### Aim of the exercise
Your task is to find every line of the data that holds the string "header" and copy it.

### Given data
****************
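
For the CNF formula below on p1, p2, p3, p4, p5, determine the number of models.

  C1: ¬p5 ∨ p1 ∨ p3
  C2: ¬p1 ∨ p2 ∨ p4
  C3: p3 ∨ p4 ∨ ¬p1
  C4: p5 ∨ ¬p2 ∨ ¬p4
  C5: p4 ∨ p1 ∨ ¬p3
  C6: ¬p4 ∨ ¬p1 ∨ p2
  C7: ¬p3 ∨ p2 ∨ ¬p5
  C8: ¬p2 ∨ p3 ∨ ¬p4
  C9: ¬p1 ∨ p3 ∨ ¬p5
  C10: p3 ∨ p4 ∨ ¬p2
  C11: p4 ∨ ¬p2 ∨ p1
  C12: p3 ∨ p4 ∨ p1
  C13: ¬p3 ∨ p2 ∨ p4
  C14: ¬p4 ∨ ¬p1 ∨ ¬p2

There are 2^5 = 32 truth assignments over (p1, p2, p3, p4, p5).
Split on p5. With p5 = True, the clauses containing p5 are satisfied and ¬p5 drops from the rest; 2 of the 2^4 = 16 assignments to the other variables satisfy what remains.
With p5 = False, by the same count on the reduced clause set, 3 assignments work.
(One model: p1=F, p2=F, p3=F, p4=T, p5=F.)
Total: 2 + 3 = 5.

5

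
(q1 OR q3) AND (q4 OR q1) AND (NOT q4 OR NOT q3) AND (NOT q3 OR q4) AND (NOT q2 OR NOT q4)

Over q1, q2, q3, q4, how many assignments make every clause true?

There are 2^4 = 16 truth assignments over (q1, q2, q3, q4).
Check each against the 5 clauses (columns in the order q1, q2, q3, q4):
  F F F F  ✗ fails (q1 OR q3)
  F F F T  ✗ fails (q1 OR q3)
  F F T F  ✗ fails (q4 OR q1)
  F F T T  ✗ fails (NOT q4 OR NOT q3)
  F T F F  ✗ fails (q1 OR q3)
  F T F T  ✗ fails (q1 OR q3)
  F T T F  ✗ fails (q4 OR q1)
  F T T T  ✗ fails (NOT q4 OR NOT q3)
  T F F F  ✓ satisfies all
  T F F T  ✓ satisfies all
  T F T F  ✗ fails (NOT q3 OR q4)
  T F T T  ✗ fails (NOT q4 OR NOT q3)
  T T F F  ✓ satisfies all
  T T F T  ✗ fails (NOT q2 OR NOT q4)
  T T T F  ✗ fails (NOT q3 OR q4)
  T T T T  ✗ fails (NOT q4 OR NOT q3)
3 of the 16 rows are models.

3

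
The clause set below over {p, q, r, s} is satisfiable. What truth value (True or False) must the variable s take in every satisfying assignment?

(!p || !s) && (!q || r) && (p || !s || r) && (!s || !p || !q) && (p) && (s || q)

Suppose s = true.
(!p) alone gives p = false.
Now (p) is unsatisfied and unit — conflict.
So every satisfying assignment has s = False.

False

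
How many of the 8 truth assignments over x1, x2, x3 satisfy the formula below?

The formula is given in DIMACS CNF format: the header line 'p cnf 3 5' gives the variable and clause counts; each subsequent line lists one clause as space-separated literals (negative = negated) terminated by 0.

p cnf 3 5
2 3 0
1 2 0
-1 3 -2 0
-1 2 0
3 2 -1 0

There are 2^3 = 8 truth assignments over (x1, x2, x3).
Check each against the 5 clauses (columns in the order x1, x2, x3):
  F F F  ✗ fails (x2 ∨ x3)
  F F T  ✗ fails (x1 ∨ x2)
  F T F  ✓ satisfies all
  F T T  ✓ satisfies all
  T F F  ✗ fails (x2 ∨ x3)
  T F T  ✗ fails (¬x1 ∨ x2)
  T T F  ✗ fails (¬x1 ∨ x3 ∨ ¬x2)
  T T T  ✓ satisfies all
3 of the 8 rows are models.

3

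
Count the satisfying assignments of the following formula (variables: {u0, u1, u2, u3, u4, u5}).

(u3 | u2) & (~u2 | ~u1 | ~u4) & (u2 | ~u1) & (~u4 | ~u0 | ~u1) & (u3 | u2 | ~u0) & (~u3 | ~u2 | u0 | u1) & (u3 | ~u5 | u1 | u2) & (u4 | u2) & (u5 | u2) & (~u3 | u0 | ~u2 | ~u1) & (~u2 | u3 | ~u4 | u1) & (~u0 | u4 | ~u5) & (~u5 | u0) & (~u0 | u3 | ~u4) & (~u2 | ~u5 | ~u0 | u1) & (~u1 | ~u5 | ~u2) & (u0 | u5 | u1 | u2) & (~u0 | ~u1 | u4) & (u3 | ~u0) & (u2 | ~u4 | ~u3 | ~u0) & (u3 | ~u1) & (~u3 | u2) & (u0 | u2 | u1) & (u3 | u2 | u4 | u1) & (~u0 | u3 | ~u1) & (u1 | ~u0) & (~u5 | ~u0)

There are 2^6 = 64 truth assignments over (u0, u1, u2, u3, u4, u5).
Split on u1. With u1 = 1, the clauses containing u1 are satisfied and ~u1 drops from the rest; 0 of the 2^5 = 32 assignments to the other variables satisfy what remains.
With u1 = 0, by the same count on the reduced clause set, 1 assignment works.
Total: 0 + 1 = 1.

1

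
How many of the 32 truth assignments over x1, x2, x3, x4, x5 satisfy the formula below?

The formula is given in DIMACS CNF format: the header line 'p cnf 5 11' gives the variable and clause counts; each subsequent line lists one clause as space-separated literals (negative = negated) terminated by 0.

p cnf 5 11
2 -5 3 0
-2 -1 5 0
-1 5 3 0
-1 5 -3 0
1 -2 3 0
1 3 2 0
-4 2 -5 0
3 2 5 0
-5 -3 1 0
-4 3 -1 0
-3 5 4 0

There are 2^5 = 32 truth assignments over (x1, x2, x3, x4, x5).
Split on x1. With x1 = True, the clauses containing x1 are satisfied and ¬x1 drops from the rest; 4 of the 2^4 = 16 assignments to the other variables satisfy what remains.
With x1 = False, by the same count on the reduced clause set, 2 assignments work.
Total: 4 + 2 = 6.

6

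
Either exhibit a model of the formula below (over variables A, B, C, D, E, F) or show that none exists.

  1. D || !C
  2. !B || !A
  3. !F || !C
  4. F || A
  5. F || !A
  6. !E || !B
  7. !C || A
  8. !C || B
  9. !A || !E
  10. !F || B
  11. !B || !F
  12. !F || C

Try D = true.
Try B = false.
Unit clause (!C) forces C = false.
Unit clause (!F) forces F = false.
Unit clause (A) forces A = true.
Now (!A) is unsatisfied and unit — conflict.
Undo B and try B = true.
Unit clause (!A) forces A = false.
Unit clause (F) forces F = true.
Now (!F) is unsatisfied and unit — conflict.
Neither B = true nor B = false works.
Undo D and try D = false.
Unit clause (!C) forces C = false.
Unit clause (!F) forces F = false.
Unit clause (A) forces A = true.
Now (!A) is unsatisfied and unit — conflict.
Neither D = true nor D = false works.

UNSATISFIABLE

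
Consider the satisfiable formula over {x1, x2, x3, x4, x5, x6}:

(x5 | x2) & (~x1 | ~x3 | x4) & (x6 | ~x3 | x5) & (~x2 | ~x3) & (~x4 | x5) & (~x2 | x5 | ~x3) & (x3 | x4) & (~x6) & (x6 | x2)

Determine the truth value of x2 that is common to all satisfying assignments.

Suppose x2 = 0.
The clause (x5) is unit, so x5 = 1.
The clause (~x6) is unit, so x6 = 0.
That conflicts with the unit clause (x6).
So every satisfying assignment has x2 = True.

True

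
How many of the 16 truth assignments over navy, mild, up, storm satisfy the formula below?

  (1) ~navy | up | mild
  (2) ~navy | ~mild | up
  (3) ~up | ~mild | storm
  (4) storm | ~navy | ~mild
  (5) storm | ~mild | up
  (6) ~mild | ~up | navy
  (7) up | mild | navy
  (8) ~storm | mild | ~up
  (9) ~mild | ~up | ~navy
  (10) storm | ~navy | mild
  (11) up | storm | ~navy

There are 2^4 = 16 truth assignments over (navy, mild, up, storm).
Split on up. With up = 1, the clauses containing up are satisfied and ~up drops from the rest; 1 of the 2^3 = 8 assignments to the other variables satisfy what remains.
With up = 0, by the same count on the reduced clause set, 1 assignment works.
(One model: navy=F, mild=F, up=T, storm=F.)
Total: 1 + 1 = 2.

2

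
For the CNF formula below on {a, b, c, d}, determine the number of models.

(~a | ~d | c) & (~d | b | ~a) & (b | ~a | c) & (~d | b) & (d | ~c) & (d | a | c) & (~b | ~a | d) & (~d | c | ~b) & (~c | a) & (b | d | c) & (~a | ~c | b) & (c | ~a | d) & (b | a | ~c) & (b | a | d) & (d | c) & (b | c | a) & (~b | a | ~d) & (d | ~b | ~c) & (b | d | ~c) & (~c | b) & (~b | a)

1

There are 2^4 = 16 truth assignments over (a, b, c, d).
Split on a. With a = 1, the clauses containing a are satisfied and ~a drops from the rest; 1 of the 2^3 = 8 assignments to the other variables satisfy what remains.
With a = 0, by the same count on the reduced clause set, 0 assignments work.
(One model: a=T, b=T, c=T, d=T.)
Total: 1 + 0 = 1.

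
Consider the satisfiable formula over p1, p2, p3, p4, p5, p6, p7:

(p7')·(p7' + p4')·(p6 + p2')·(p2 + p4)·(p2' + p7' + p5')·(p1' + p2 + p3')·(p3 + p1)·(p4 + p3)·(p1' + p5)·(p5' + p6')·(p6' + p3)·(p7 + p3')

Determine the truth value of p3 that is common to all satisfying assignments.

False

Suppose p3 = 1.
(p7') alone gives p7 = 0.
But (p7) is also a unit clause — contradiction.
So every satisfying assignment has p3 = False.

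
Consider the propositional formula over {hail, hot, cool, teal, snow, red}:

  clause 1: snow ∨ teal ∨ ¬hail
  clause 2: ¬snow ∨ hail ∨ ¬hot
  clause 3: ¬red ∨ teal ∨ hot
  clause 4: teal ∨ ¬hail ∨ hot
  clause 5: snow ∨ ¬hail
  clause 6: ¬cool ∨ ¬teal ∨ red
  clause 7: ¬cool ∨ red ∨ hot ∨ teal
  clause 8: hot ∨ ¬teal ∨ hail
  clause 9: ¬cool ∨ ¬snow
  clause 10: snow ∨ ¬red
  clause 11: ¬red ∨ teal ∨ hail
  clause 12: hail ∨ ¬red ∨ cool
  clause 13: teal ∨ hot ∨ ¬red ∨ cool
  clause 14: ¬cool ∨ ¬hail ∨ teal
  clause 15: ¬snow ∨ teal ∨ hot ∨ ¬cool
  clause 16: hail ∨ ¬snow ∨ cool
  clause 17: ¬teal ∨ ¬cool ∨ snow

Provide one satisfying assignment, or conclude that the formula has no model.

hail ↦ True; hot ↦ True; cool ↦ False; teal ↦ False; snow ↦ True; red ↦ False

Branch on snow: set snow = True.
Unit clause (¬cool) forces cool = False.
Unit clause (hail) forces hail = True.
Branch on teal: set teal = False.
Unit clause (hot) forces hot = True.
No clause remains; red is free.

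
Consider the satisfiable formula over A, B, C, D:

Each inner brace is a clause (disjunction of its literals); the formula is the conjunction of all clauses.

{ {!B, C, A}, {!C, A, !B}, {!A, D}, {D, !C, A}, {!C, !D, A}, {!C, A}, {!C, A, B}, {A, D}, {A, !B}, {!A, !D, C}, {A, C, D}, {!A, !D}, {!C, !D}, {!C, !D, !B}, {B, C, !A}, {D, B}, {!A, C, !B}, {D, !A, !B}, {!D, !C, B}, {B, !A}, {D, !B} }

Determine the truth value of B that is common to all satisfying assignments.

Suppose B = true.
The clause (A) is unit, so A = true.
The clause (D) is unit, so D = true.
Now (!D) is unsatisfied and unit — conflict.
So every satisfying assignment has B = False.

False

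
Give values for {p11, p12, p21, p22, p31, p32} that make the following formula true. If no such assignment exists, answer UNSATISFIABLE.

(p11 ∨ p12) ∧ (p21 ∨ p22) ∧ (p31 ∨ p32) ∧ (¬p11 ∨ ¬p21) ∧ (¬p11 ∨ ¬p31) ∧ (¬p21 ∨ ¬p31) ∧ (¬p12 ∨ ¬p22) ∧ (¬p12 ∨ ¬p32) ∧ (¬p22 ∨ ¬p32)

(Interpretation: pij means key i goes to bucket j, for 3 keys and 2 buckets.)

Try p11 = True.
From the singleton clause (¬p21), p21 = False.
From the singleton clause (p22), p22 = True.
From the singleton clause (¬p31), p31 = False.
From the singleton clause (p32), p32 = True.
That conflicts with the unit clause (¬p32).
So p11 must be the other value — set p11 = False.
From the singleton clause (p12), p12 = True.
From the singleton clause (¬p22), p22 = False.
From the singleton clause (p21), p21 = True.
From the singleton clause (¬p31), p31 = False.
From the singleton clause (p32), p32 = True.
That conflicts with the unit clause (¬p32).
Either choice for p11 ends in contradiction.

UNSATISFIABLE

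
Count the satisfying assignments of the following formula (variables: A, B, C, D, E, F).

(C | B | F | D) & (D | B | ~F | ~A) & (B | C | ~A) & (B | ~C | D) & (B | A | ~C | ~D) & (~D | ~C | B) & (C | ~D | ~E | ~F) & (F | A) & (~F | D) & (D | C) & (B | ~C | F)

13

There are 2^6 = 64 truth assignments over (A, B, C, D, E, F).
Split on C. With C = 1, the clauses containing C are satisfied and ~C drops from the rest; 8 of the 2^5 = 32 assignments to the other variables satisfy what remains.
With C = 0, by the same count on the reduced clause set, 5 assignments work.
(One model: A=F, B=F, C=F, D=T, E=F, F=T.)
Total: 8 + 5 = 13.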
****************
### Solution to the exercise
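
The formula is given in DIMACS CNF format: the header line 'p cnf 3 5' gives the variable and clause counts; each subsequent line lists one clause as space-separated literals (negative = negated) terminated by 0.
The formula is given in DIMACS CNF format: the header line 'p cnf 5 11' gives the variable and clause counts; each subsequent line lists one clause as space-separated literals (negative = negated) terminated by 0.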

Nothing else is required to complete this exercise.